Write down, unchanged, the entries from the first line through the line holding "V_5 = the open". Include no other line.

___ Records ___

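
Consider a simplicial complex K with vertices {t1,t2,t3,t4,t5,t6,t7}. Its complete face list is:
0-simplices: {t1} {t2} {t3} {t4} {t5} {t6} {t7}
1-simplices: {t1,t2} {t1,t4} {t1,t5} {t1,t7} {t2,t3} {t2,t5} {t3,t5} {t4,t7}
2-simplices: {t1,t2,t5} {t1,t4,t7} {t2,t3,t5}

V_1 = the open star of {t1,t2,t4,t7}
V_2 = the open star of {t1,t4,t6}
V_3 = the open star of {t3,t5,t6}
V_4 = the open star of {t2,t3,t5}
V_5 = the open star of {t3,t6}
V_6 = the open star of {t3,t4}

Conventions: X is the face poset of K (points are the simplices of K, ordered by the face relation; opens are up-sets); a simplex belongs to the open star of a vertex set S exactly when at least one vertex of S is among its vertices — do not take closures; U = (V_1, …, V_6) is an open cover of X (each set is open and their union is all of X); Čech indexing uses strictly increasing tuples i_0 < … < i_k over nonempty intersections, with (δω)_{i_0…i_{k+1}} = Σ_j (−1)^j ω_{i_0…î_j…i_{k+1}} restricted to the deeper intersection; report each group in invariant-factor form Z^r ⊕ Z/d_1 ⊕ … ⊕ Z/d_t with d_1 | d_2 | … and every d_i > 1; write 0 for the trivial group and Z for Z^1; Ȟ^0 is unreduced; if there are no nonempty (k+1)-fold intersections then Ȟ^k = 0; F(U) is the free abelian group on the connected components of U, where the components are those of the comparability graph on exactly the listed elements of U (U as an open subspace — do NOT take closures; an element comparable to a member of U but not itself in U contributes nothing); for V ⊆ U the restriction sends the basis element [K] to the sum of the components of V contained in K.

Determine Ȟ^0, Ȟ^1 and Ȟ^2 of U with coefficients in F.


nerve of the cover:
  V1={{t1},{t2},{t4},{t7},{t1,t2},{t1,t4},{t1,t5},{t1,t7},{t2,t3},{t2,t5},{t4,t7},{t1,t2,t5},{t1,t4,t7},{t2,t3,t5}} V2={{t1},{t4},{t6},{t1,t2},{t1,t4},{t1,t5},{t1,t7},{t4,t7},{t1,t2,t5},{t1,t4,t7}} V3={{t3},{t5},{t6},{t1,t5},{t2,t3},{t2,t5},{t3,t5},{t1,t2,t5},{t2,t3,t5}} V4={{t2},{t3},{t5},{t1,t2},{t1,t5},{t2,t3},{t2,t5},{t3,t5},{t1,t2,t5},{t2,t3,t5}} V5={{t3},{t6},{t2,t3},{t3,t5},{t2,t3,t5}} V6={{t3},{t4},{t1,t4},{t2,t3},{t3,t5},{t4,t7},{t1,t4,t7},{t2,t3,t5}}
  V12={{t1},{t4},{t1,t2},{t1,t4},{t1,t5},{t1,t7},{t4,t7},{t1,t2,t5},{t1,t4,t7}} V13={{t1,t5},{t2,t3},{t2,t5},{t1,t2,t5},{t2,t3,t5}} V14={{t2},{t1,t2},{t1,t5},{t2,t3},{t2,t5},{t1,t2,t5},{t2,t3,t5}} V15={{t2,t3},{t2,t3,t5}} V16={{t4},{t1,t4},{t2,t3},{t4,t7},{t1,t4,t7},{t2,t3,t5}} V23={{t6},{t1,t5},{t1,t2,t5}} V24={{t1,t2},{t1,t5},{t1,t2,t5}} V25={{t6}} V26={{t4},{t1,t4},{t4,t7},{t1,t4,t7}} V34={{t3},{t5},{t1,t5},{t2,t3},{t2,t5},{t3,t5},{t1,t2,t5},{t2,t3,t5}} V35={{t3},{t6},{t2,t3},{t3,t5},{t2,t3,t5}} V36={{t3},{t2,t3},{t3,t5},{t2,t3,t5}} V45={{t3},{t2,t3},{t3,t5},{t2,t3,t5}} V46={{t3},{t2,t3},{t3,t5},{t2,t3,t5}} V56={{t3},{t2,t3},{t3,t5},{t2,t3,t5}}
  V123={{t1,t5},{t1,t2,t5}} V124={{t1,t2},{t1,t5},{t1,t2,t5}} V126={{t4},{t1,t4},{t4,t7},{t1,t4,t7}} V134={{t1,t5},{t2,t3},{t2,t5},{t1,t2,t5},{t2,t3,t5}} V135={{t2,t3},{t2,t3,t5}} V136={{t2,t3},{t2,t3,t5}} V145={{t2,t3},{t2,t3,t5}} V146={{t2,t3},{t2,t3,t5}} V156={{t2,t3},{t2,t3,t5}} V234={{t1,t5},{t1,t2,t5}} V235={{t6}} V345={{t3},{t2,t3},{t3,t5},{t2,t3,t5}} V346={{t3},{t2,t3},{t3,t5},{t2,t3,t5}} V356={{t3},{t2,t3},{t3,t5},{t2,t3,t5}} V456={{t3},{t2,t3},{t3,t5},{t2,t3,t5}}
  V1234={{t1,t5},{t1,t2,t5}} V1345={{t2,t3},{t2,t3,t5}} V1346={{t2,t3},{t2,t3,t5}} V1356={{t2,t3},{t2,t3,t5}} V1456={{t2,t3},{t2,t3,t5}} V3456={{t3},{t2,t3},{t3,t5},{t2,t3,t5}}
  V13456={{t2,t3},{t2,t3,t5}}
components per intersection:
  V1: {{t1},{t2},{t4},{t7},{t1,t2},{t1,t4},{t1,t5},{t1,t7},{t2,t3},{t2,t5},{t4,t7},{t1,t2,t5},{t1,t4,t7},{t2,t3,t5}}
  V2: {{t1},{t4},{t1,t2},{t1,t4},{t1,t5},{t1,t7},{t4,t7},{t1,t2,t5},{t1,t4,t7}} {{t6}}
  V3: {{t3},{t5},{t1,t5},{t2,t3},{t2,t5},{t3,t5},{t1,t2,t5},{t2,t3,t5}} {{t6}}
  V4: {{t2},{t3},{t5},{t1,t2},{t1,t5},{t2,t3},{t2,t5},{t3,t5},{t1,t2,t5},{t2,t3,t5}}
  V5: {{t3},{t2,t3},{t3,t5},{t2,t3,t5}} {{t6}}
  V6: {{t3},{t2,t3},{t3,t5},{t2,t3,t5}} {{t4},{t1,t4},{t4,t7},{t1,t4,t7}}
  V12: {{t1},{t4},{t1,t2},{t1,t4},{t1,t5},{t1,t7},{t4,t7},{t1,t2,t5},{t1,t4,t7}}
  V13: {{t1,t5},{t2,t3},{t2,t5},{t1,t2,t5},{t2,t3,t5}}
  V14: {{t2},{t1,t2},{t1,t5},{t2,t3},{t2,t5},{t1,t2,t5},{t2,t3,t5}}
  V15: {{t2,t3},{t2,t3,t5}}
  V16: {{t4},{t1,t4},{t4,t7},{t1,t4,t7}} {{t2,t3},{t2,t3,t5}}
  V23: {{t6}} {{t1,t5},{t1,t2,t5}}
  V24: {{t1,t2},{t1,t5},{t1,t2,t5}}
  V25: {{t6}}
  V26: {{t4},{t1,t4},{t4,t7},{t1,t4,t7}}
  V34: {{t3},{t5},{t1,t5},{t2,t3},{t2,t5},{t3,t5},{t1,t2,t5},{t2,t3,t5}}
  V35: {{t3},{t2,t3},{t3,t5},{t2,t3,t5}} {{t6}}
  V36: {{t3},{t2,t3},{t3,t5},{t2,t3,t5}}
  V45: {{t3},{t2,t3},{t3,t5},{t2,t3,t5}}
  V46: {{t3},{t2,t3},{t3,t5},{t2,t3,t5}}
  V56: {{t3},{t2,t3},{t3,t5},{t2,t3,t5}}
  V123: {{t1,t5},{t1,t2,t5}}
  V124: {{t1,t2},{t1,t5},{t1,t2,t5}}
  V126: {{t4},{t1,t4},{t4,t7},{t1,t4,t7}}
  V134: {{t1,t5},{t2,t3},{t2,t5},{t1,t2,t5},{t2,t3,t5}}
  V135: {{t2,t3},{t2,t3,t5}}
  V136: {{t2,t3},{t2,t3,t5}}
  V145: {{t2,t3},{t2,t3,t5}}
  V146: {{t2,t3},{t2,t3,t5}}
  V156: {{t2,t3},{t2,t3,t5}}
  V234: {{t1,t5},{t1,t2,t5}}
  V235: {{t6}}
  V345: {{t3},{t2,t3},{t3,t5},{t2,t3,t5}}
  V346: {{t3},{t2,t3},{t3,t5},{t2,t3,t5}}
  V356: {{t3},{t2,t3},{t3,t5},{t2,t3,t5}}
  V456: {{t3},{t2,t3},{t3,t5},{t2,t3,t5}}
  V1234: {{t1,t5},{t1,t2,t5}}
  V1345: {{t2,t3},{t2,t3,t5}}
  V1346: {{t2,t3},{t2,t3,t5}}
  V1356: {{t2,t3},{t2,t3,t5}}
  V1456: {{t2,t3},{t2,t3,t5}}
  V3456: {{t3},{t2,t3},{t3,t5},{t2,t3,t5}}
  V13456: {{t2,t3},{t2,t3,t5}}
C dims 10,18,15,6; δ0: rk 8, SNF 1^8; δ1: rk 10, SNF 1^10; δ2: rk 5, SNF 1^5
Ȟ^0 = (10 − 8) − 0 = 2, so Ȟ^0 ≅ Z^2
Ȟ^1 = (18 − 10) − 8 = 0, so Ȟ^1 ≅ 0
Ȟ^2 = (15 − 5) − 10 = 0, so Ȟ^2 ≅ 0

Ȟ^0(U;F) ≅ Z^2, Ȟ^1(U;F) ≅ 0, Ȟ^2(U;F) ≅ 0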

___

**Completed task:**
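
Consider a simplicial complex K with vertices {t1,t2,t3,t4,t5,t6,t7}. Its complete face list is:
0-simplices: {t1} {t2} {t3} {t4} {t5} {t6} {t7}
1-simplices: {t1,t2} {t1,t4} {t1,t5} {t1,t7} {t2,t3} {t2,t5} {t3,t5} {t4,t7}
2-simplices: {t1,t2,t5} {t1,t4,t7} {t2,t3,t5}

V_1 = the open star of {t1,t2,t4,t7}
V_2 = the open star of {t1,t4,t6}
V_3 = the open star of {t3,t5,t6}
V_4 = the open star of {t2,t3,t5}
V_5 = the open star of {t3,t6}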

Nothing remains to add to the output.